- **Exercise requirements**
Please give every entry again, exactly as it reads.

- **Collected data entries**

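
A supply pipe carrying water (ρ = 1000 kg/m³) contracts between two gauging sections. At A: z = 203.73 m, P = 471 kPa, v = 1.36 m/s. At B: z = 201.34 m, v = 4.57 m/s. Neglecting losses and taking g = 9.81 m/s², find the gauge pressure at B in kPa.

P₂ ≈ 485 kPa

Pressure head at A: ψ₁ = P₁/(ρg) = 471×1000 / (1000 × 9.81) = 48.01 m.
Velocity heads: v₁²/2g = 1.36²/19.62 = 0.094 m; v₂²/2g = 4.57²/19.62 = 1.064 m.
Total head H = z₁ + ψ₁ + v₁²/2g = 203.73 + 48.01 + 0.094 = 251.83 m.
ψ₂ = H − z₂ − v₂²/2g = 251.83 − 201.34 − 1.064 = 49.43 m.
P₂ = ρgψ₂ = 1000 × 9.81 × 49.43 ≈ 485 kPa.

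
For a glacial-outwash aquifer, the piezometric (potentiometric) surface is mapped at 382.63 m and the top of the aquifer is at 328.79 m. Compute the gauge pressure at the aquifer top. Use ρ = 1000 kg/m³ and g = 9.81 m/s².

Pressure head at the aquifer top: ψ = h − z = 382.63 − 328.79 = 53.84 m.
P = ρgψ = 1000 × 9.81 × 53.84 = 528170 Pa ≈ 528 kPa.

P ≈ 528 kPa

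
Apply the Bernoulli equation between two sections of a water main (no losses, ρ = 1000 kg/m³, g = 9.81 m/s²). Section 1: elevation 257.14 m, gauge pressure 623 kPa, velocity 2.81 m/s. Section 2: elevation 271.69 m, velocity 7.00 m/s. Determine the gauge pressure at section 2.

P₂ ≈ 460 kPa

Pressure head at 1: ψ₁ = P₁/(ρg) = 623×1000 / (1000 × 9.81) = 63.51 m.
Velocity heads: v₁²/2g = 2.81²/19.62 = 0.402 m; v₂²/2g = 7.00²/19.62 = 2.497 m.
Total head H = z₁ + ψ₁ + v₁²/2g = 257.14 + 63.51 + 0.402 = 321.05 m.
ψ₂ = H − z₂ − v₂²/2g = 321.05 − 271.69 − 2.497 = 46.86 m.
P₂ = ρgψ₂ = 1000 × 9.81 × 46.86 ≈ 460 kPa.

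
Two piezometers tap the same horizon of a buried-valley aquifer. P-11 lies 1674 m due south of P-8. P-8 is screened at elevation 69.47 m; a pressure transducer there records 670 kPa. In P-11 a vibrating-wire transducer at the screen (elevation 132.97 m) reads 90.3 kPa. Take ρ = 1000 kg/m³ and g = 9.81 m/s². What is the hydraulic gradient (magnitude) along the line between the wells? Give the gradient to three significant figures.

Pressure head at P-8: ψ = P/(ρg) = 670×1000 / (1000 × 9.81) = 68.30 m.
Total head at P-8: h = z + ψ = 69.47 + 68.30 = 137.77 m.
Pressure head at P-11: ψ = P/(ρg) = 90.3×1000 / (1000 × 9.81) = 9.20 m.
Total head at P-11: h = z + ψ = 132.97 + 9.20 = 142.17 m.
Head difference: h(P-8) − h(P-11) = 137.77 − 142.17 = -4.40 m.
Hydraulic gradient: i = |Δh| / L = 4.40 / 1674 = 0.00263.

i ≈ 0.00263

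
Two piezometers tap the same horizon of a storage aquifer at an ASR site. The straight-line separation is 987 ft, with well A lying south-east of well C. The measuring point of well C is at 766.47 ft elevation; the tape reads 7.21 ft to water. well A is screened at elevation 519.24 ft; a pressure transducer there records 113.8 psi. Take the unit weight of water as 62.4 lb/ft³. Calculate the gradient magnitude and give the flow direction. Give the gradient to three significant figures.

i ≈ 0.0229; groundwater flows toward the north-west

Total head at well C: h = 766.47 − 7.21 = 759.26 ft.
Pressure head at well A: ψ = 144·P/γ = 144 × 113.8 / 62.4 = 262.62 ft.
Total head at well A: h = z + ψ = 519.24 + 262.62 = 781.86 ft.
Head difference: h(well C) − h(well A) = 759.26 − 781.86 = -22.60 ft.
Hydraulic gradient: i = |Δh| / L = 22.60 / 987 = 0.0229.
Flow is from higher to lower head: from well A toward well C, i.e. toward the north-west.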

- **Exercise answer**
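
A supply pipe carrying water (ρ = 1000 kg/m³) contracts between two gauging sections. At A: z = 203.73 m, P = 471 kPa, v = 1.36 m/s. At B: z = 201.34 m, v = 4.57 m/s. Neglecting losses and taking g = 9.81 m/s², find the gauge pressure at B in kPa.

P₂ ≈ 485 kPa

Pressure head at A: ψ₁ = P₁/(ρg) = 471×1000 / (1000 × 9.81) = 48.01 m.
Velocity heads: v₁²/2g = 1.36²/19.62 = 0.094 m; v₂²/2g = 4.57²/19.62 = 1.064 m.
Total head H = z₁ + ψ₁ + v₁²/2g = 203.73 + 48.01 + 0.094 = 251.83 m.
ψ₂ = H − z₂ − v₂²/2g = 251.83 − 201.34 − 1.064 = 49.43 m.
P₂ = ρgψ₂ = 1000 × 9.81 × 49.43 ≈ 485 kPa.

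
For a glacial-outwash aquifer, the piezometric (potentiometric) surface is mapped at 382.63 m and the top of the aquifer is at 328.79 m. Compute the gauge pressure at the aquifer top. Use ρ = 1000 kg/m³ and g = 9.81 m/s².

Pressure head at the aquifer top: ψ = h − z = 382.63 − 328.79 = 53.84 m.
P = ρgψ = 1000 × 9.81 × 53.84 = 528170 Pa ≈ 528 kPa.

P ≈ 528 kPa

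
Apply the Bernoulli equation between two sections of a water main (no losses, ρ = 1000 kg/m³, g = 9.81 m/s²). Section 1: elevation 257.14 m, gauge pressure 623 kPa, velocity 2.81 m/s. Section 2: elevation 271.69 m, velocity 7.00 m/s. Determine the gauge pressure at section 2.

P₂ ≈ 460 kPa

Pressure head at 1: ψ₁ = P₁/(ρg) = 623×1000 / (1000 × 9.81) = 63.51 m.
Velocity heads: v₁²/2g = 2.81²/19.62 = 0.402 m; v₂²/2g = 7.00²/19.62 = 2.497 m.
Total head H = z₁ + ψ₁ + v₁²/2g = 257.14 + 63.51 + 0.402 = 321.05 m.
ψ₂ = H − z₂ − v₂²/2g = 321.05 − 271.69 − 2.497 = 46.86 m.
P₂ = ρgψ₂ = 1000 × 9.81 × 46.86 ≈ 460 kPa.

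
Two piezometers tap the same horizon of a buried-valley aquifer. P-11 lies 1674 m due south of P-8. P-8 is screened at elevation 69.47 m; a pressure transducer there records 670 kPa. In P-11 a vibrating-wire transducer at the screen (elevation 132.97 m) reads 90.3 kPa. Take ρ = 1000 kg/m³ and g = 9.81 m/s². What is the hydraulic gradient (magnitude) along the line between the wells? Give the gradient to three significant figures.

Pressure head at P-8: ψ = P/(ρg) = 670×1000 / (1000 × 9.81) = 68.30 m.
Total head at P-8: h = z + ψ = 69.47 + 68.30 = 137.77 m.
Pressure head at P-11: ψ = P/(ρg) = 90.3×1000 / (1000 × 9.81) = 9.20 m.
Total head at P-11: h = z + ψ = 132.97 + 9.20 = 142.17 m.
Head difference: h(P-8) − h(P-11) = 137.77 − 142.17 = -4.40 m.
Hydraulic gradient: i = |Δh| / L = 4.40 / 1674 = 0.00263.

i ≈ 0.00263

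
Two piezometers tap the same horizon of a storage aquifer at an ASR site. The straight-line separation is 987 ft, with well A lying south-east of well C. The measuring point of well C is at 766.47 ft elevation; the tape reads 7.21 ft to water. well A is screened at elevation 519.24 ft; a pressure transducer there records 113.8 psi. Take the unit weight of water as 62.4 lb/ft³. Calculate the gradient magnitude and give the flow direction. Give the gradient to three significant figures.

i ≈ 0.0229; groundwater flows toward the north-west

Total head at well C: h = 766.47 − 7.21 = 759.26 ft.
Pressure head at well A: ψ = 144·P/γ = 144 × 113.8 / 62.4 = 262.62 ft.
Total head at well A: h = z + ψ = 519.24 + 262.62 = 781.86 ft.
Head difference: h(well C) − h(well A) = 759.26 − 781.86 = -22.60 ft.
Hydraulic gradient: i = |Δh| / L = 22.60 / 987 = 0.0229.
Flow is from higher to lower head: from well A toward well C, i.e. toward the north-west.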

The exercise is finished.